┌─ DATA TO PROCESS

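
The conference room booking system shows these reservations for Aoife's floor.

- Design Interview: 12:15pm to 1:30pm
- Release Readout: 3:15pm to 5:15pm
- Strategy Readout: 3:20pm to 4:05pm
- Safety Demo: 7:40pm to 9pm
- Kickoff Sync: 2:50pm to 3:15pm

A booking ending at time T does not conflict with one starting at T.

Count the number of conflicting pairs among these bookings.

Check each pair: they overlap iff neither finishes before the other starts.
Sorted by start: Design Interview, Kickoff Sync, Release Readout, Strategy Readout, Safety Demo.
Kickoff Sync starts after Design Interview ends, so nothing later overlaps Design Interview either.
Release Readout starts exactly when Kickoff Sync ends (back-to-back, no overlap), so nothing later overlaps Kickoff Sync either.
Strategy Readout starts before Release Readout ends → Release Readout and Strategy Readout overlap.
Safety Demo starts after Release Readout ends.
Safety Demo starts after Strategy Readout ends.
Overlapping pairs: Release Readout & Strategy Readout — 1 in total.

1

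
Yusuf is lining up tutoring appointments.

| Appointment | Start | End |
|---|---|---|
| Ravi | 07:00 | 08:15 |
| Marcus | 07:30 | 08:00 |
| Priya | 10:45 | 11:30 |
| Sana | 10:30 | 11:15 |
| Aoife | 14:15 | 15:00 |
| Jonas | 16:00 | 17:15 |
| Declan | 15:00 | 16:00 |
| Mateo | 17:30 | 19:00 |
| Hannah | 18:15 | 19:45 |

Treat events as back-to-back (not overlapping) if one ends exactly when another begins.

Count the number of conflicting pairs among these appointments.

3

Sorted by start: Ravi, Marcus, Sana, Priya, Aoife, Declan, Jonas, Mateo, Hannah.
Marcus starts before Ravi ends → Ravi and Marcus overlap.
Sana starts after Ravi ends — done with Ravi.
Sana starts after Marcus ends — done with Marcus.
Priya starts before Sana ends → Sana and Priya overlap.
Aoife starts after Sana ends — done with Sana.
Aoife starts after Priya ends — done with Priya.
Declan starts exactly when Aoife ends (back-to-back, no overlap) — done with Aoife.
Jonas starts exactly when Declan ends (back-to-back, no overlap) — done with Declan.
Mateo starts after Jonas ends — done with Jonas.
Hannah starts before Mateo ends → Mateo and Hannah overlap.
Overlapping pairs: Hannah & Mateo, Marcus & Ravi, Priya & Sana — 3 in total.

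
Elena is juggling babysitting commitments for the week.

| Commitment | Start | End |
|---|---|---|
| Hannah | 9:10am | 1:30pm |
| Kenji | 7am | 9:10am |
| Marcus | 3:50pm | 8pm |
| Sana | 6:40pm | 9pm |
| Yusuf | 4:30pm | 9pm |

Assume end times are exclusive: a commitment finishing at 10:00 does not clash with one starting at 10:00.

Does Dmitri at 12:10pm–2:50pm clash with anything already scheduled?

Kenji: ends 9:10am at or before Dmitri starts 12:10pm → clear.
Hannah: starts 9:10am before Dmitri ends 2:50pm, and ends 1:30pm after Dmitri starts 12:10pm → overlap.
Marcus: starts 3:50pm at or after Dmitri ends 2:50pm → clear.
Yusuf: starts 4:30pm at or after Dmitri ends 2:50pm → clear.
Sana: starts 6:40pm at or after Dmitri ends 2:50pm → clear.
Dmitri overlaps Hannah.

Yes — it overlaps Hannah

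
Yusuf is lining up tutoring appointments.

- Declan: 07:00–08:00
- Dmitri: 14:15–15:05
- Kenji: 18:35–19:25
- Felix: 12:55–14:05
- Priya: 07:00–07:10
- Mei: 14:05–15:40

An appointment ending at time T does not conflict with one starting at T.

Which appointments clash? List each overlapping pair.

Declan & Priya, Dmitri & Mei

Two intervals overlap when each starts before the other ends.
Sorted by start: Declan, Priya, Felix, Mei, Dmitri, Kenji.
Priya starts before Declan ends → Declan and Priya overlap.
Felix starts after Declan ends; Declan is clear from here.
Felix starts after Priya ends; Priya is clear from here.
Mei starts exactly when Felix ends (back-to-back, no overlap); Felix is clear from here.
Dmitri starts before Mei ends → Mei and Dmitri overlap.
Kenji starts after Mei ends.
Kenji starts after Dmitri ends.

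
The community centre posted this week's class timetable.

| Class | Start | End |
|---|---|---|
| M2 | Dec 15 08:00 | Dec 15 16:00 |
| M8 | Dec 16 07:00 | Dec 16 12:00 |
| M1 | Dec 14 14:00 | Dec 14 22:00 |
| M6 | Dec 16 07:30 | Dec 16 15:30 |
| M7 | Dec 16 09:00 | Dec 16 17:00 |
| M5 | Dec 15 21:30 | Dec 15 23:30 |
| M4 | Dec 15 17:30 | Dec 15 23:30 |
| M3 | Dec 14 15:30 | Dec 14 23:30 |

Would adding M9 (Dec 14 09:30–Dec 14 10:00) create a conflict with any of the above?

M1: starts Dec 14 14:00 at or after M9 ends Dec 14 10:00 → clear.
M3: starts Dec 14 15:30 at or after M9 ends Dec 14 10:00 → clear.
M2: starts Dec 15 08:00 at or after M9 ends Dec 14 10:00 → clear.
M4: starts Dec 15 17:30 at or after M9 ends Dec 14 10:00 → clear.
M5: starts Dec 15 21:30 at or after M9 ends Dec 14 10:00 → clear.
M8: starts Dec 16 07:00 at or after M9 ends Dec 14 10:00 → clear.
M6: starts Dec 16 07:30 at or after M9 ends Dec 14 10:00 → clear.
M7: starts Dec 16 09:00 at or after M9 ends Dec 14 10:00 → clear.

No — it doesn't clash with anything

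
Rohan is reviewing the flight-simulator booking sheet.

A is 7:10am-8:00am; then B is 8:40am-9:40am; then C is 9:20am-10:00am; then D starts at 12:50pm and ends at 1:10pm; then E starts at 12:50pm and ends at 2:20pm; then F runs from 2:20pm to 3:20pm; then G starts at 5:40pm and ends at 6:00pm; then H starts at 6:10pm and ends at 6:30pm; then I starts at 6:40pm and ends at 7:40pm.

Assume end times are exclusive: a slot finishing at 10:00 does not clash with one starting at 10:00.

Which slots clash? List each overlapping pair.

B & C, D & E

Sorted by start: A, B, C, D, E, F, G, H, I.
B starts after A ends, so A has no further overlaps.
C starts before B ends → B and C overlap.
D starts after B ends, so B has no further overlaps.
D starts after C ends, so C has no further overlaps.
E starts before D ends → D and E overlap.
F starts after D ends, so D has no further overlaps.
F starts exactly when E ends (back-to-back, no overlap), so E has no further overlaps.
G starts after F ends, so F has no further overlaps.
H starts after G ends, so G has no further overlaps.
I starts after H ends.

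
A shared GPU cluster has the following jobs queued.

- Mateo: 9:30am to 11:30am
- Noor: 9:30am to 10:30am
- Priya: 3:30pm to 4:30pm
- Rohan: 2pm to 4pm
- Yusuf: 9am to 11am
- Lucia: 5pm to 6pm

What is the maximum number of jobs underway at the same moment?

3

Sweep the timeline, counting +1 at each start and −1 at each end (ends before starts at a tie):
9am start Yusuf → 1
9:30am start Mateo → 2
9:30am start Noor → 3
10:30am end Noor → 2
11am end Yusuf → 1
11:30am end Mateo → 0
2pm start Rohan → 1
3:30pm start Priya → 2
4pm end Rohan → 1
4:30pm end Priya → 0
5pm start Lucia → 1
6pm end Lucia → 0
Peak is 3, at 9:30am (Mateo, Noor, Yusuf).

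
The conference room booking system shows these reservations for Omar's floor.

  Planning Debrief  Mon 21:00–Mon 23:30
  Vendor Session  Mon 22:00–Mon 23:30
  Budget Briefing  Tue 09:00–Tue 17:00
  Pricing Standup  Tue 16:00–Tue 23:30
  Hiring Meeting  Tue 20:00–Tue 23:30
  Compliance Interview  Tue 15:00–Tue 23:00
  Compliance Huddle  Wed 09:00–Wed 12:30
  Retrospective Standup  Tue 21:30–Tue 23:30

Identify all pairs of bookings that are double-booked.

Budget Briefing & Compliance Interview, Budget Briefing & Pricing Standup, Compliance Interview & Hiring Meeting, Compliance Interview & Pricing Standup, Compliance Interview & Retrospective Standup, Hiring Meeting & Pricing Standup, Hiring Meeting & Retrospective Standup, Planning Debrief & Vendor Session, Pricing Standup & Retrospective Standup

Sorted by start: Planning Debrief, Vendor Session, Budget Briefing, Compliance Interview, Pricing Standup, Hiring Meeting, Retrospective Standup, Compliance Huddle.
Vendor Session starts before Planning Debrief ends → Planning Debrief and Vendor Session overlap.
Budget Briefing starts after Planning Debrief ends, so Planning Debrief has no further overlaps.
Budget Briefing starts after Vendor Session ends, so Vendor Session has no further overlaps.
Compliance Interview starts before Budget Briefing ends → Budget Briefing and Compliance Interview overlap.
Pricing Standup starts before Budget Briefing ends → Budget Briefing and Pricing Standup overlap.
Hiring Meeting starts after Budget Briefing ends, so Budget Briefing has no further overlaps.
Pricing Standup starts before Compliance Interview ends → Compliance Interview and Pricing Standup overlap.
Hiring Meeting starts before Compliance Interview ends → Compliance Interview and Hiring Meeting overlap.
Retrospective Standup starts before Compliance Interview ends → Compliance Interview and Retrospective Standup overlap.
Compliance Huddle starts after Compliance Interview ends.
Hiring Meeting starts before Pricing Standup ends → Pricing Standup and Hiring Meeting overlap.
Retrospective Standup starts before Pricing Standup ends → Pricing Standup and Retrospective Standup overlap.
Compliance Huddle starts after Pricing Standup ends.
Retrospective Standup starts before Hiring Meeting ends → Hiring Meeting and Retrospective Standup overlap.
Compliance Huddle starts after Hiring Meeting ends.
Compliance Huddle starts after Retrospective Standup ends.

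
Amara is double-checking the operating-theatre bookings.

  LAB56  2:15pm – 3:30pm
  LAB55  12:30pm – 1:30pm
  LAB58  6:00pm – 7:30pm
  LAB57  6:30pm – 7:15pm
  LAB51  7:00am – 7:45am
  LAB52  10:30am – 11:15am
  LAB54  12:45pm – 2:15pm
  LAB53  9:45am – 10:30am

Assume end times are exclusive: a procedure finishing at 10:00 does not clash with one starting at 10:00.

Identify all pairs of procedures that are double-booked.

LAB54 & LAB55, LAB57 & LAB58

Sorted by start: LAB51, LAB53, LAB52, LAB55, LAB54, LAB56, LAB58, LAB57.
LAB53 starts after LAB51 ends; LAB51 is clear from here.
LAB52 starts exactly when LAB53 ends (back-to-back, no overlap); LAB53 is clear from here.
LAB55 starts after LAB52 ends; LAB52 is clear from here.
LAB54 starts before LAB55 ends → LAB55 and LAB54 overlap.
LAB56 starts after LAB55 ends; LAB55 is clear from here.
LAB56 starts exactly when LAB54 ends (back-to-back, no overlap); LAB54 is clear from here.
LAB58 starts after LAB56 ends; LAB56 is clear from here.
LAB57 starts before LAB58 ends → LAB58 and LAB57 overlap.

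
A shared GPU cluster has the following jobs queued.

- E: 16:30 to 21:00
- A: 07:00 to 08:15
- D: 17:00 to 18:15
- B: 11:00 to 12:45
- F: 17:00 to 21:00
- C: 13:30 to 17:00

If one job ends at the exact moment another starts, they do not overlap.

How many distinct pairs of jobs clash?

Two intervals overlap when each starts before the other ends.
Sorted by start: A, B, C, E, D, F.
B starts after A ends, so A has no further overlaps.
C starts after B ends, so B has no further overlaps.
E starts before C ends → C and E overlap.
D starts exactly when C ends (back-to-back, no overlap), so C has no further overlaps.
D starts before E ends → E and D overlap.
F starts before E ends → E and F overlap.
F starts before D ends → D and F overlap.
Overlapping pairs: C & E, D & E, D & F, E & F — 4 in total.

4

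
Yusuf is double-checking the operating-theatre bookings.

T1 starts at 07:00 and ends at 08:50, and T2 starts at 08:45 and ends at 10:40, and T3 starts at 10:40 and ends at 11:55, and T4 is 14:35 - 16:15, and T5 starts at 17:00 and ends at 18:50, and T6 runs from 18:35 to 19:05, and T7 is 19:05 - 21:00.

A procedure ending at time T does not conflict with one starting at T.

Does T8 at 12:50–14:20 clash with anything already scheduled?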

└─

__YOUR TASK__: What you return must be an exact retyping of the lines above starting at the line with "- Kenji: 18:35–19:25" and ending at the line with "Rohan is reviewing", and nothing besides.

__SOLUTION TO THIS PROBLEM__:
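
- Kenji: 18:35–19:25
- Felix: 12:55–14:05
- Priya: 07:00–07:10
- Mei: 14:05–15:40

An appointment ending at time T does not conflict with one starting at T.

Which appointments clash? List each overlapping pair.

Declan & Priya, Dmitri & Mei

Two intervals overlap when each starts before the other ends.
Sorted by start: Declan, Priya, Felix, Mei, Dmitri, Kenji.
Priya starts before Declan ends → Declan and Priya overlap.
Felix starts after Declan ends; Declan is clear from here.
Felix starts after Priya ends; Priya is clear from here.
Mei starts exactly when Felix ends (back-to-back, no overlap); Felix is clear from here.
Dmitri starts before Mei ends → Mei and Dmitri overlap.
Kenji starts after Mei ends.
Kenji starts after Dmitri ends.

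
The community centre posted this week's class timetable.

| Class | Start | End |
|---|---|---|
| M2 | Dec 15 08:00 | Dec 15 16:00 |
| M8 | Dec 16 07:00 | Dec 16 12:00 |
| M1 | Dec 14 14:00 | Dec 14 22:00 |
| M6 | Dec 16 07:30 | Dec 16 15:30 |
| M7 | Dec 16 09:00 | Dec 16 17:00 |
| M5 | Dec 15 21:30 | Dec 15 23:30 |
| M4 | Dec 15 17:30 | Dec 15 23:30 |
| M3 | Dec 14 15:30 | Dec 14 23:30 |

Would adding M9 (Dec 14 09:30–Dec 14 10:00) create a conflict with any of the above?

M1: starts Dec 14 14:00 at or after M9 ends Dec 14 10:00 → clear.
M3: starts Dec 14 15:30 at or after M9 ends Dec 14 10:00 → clear.
M2: starts Dec 15 08:00 at or after M9 ends Dec 14 10:00 → clear.
M4: starts Dec 15 17:30 at or after M9 ends Dec 14 10:00 → clear.
M5: starts Dec 15 21:30 at or after M9 ends Dec 14 10:00 → clear.
M8: starts Dec 16 07:00 at or after M9 ends Dec 14 10:00 → clear.
M6: starts Dec 16 07:30 at or after M9 ends Dec 14 10:00 → clear.
M7: starts Dec 16 09:00 at or after M9 ends Dec 14 10:00 → clear.

No — it doesn't clash with anything

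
Rohan is reviewing the flight-simulator booking sheet.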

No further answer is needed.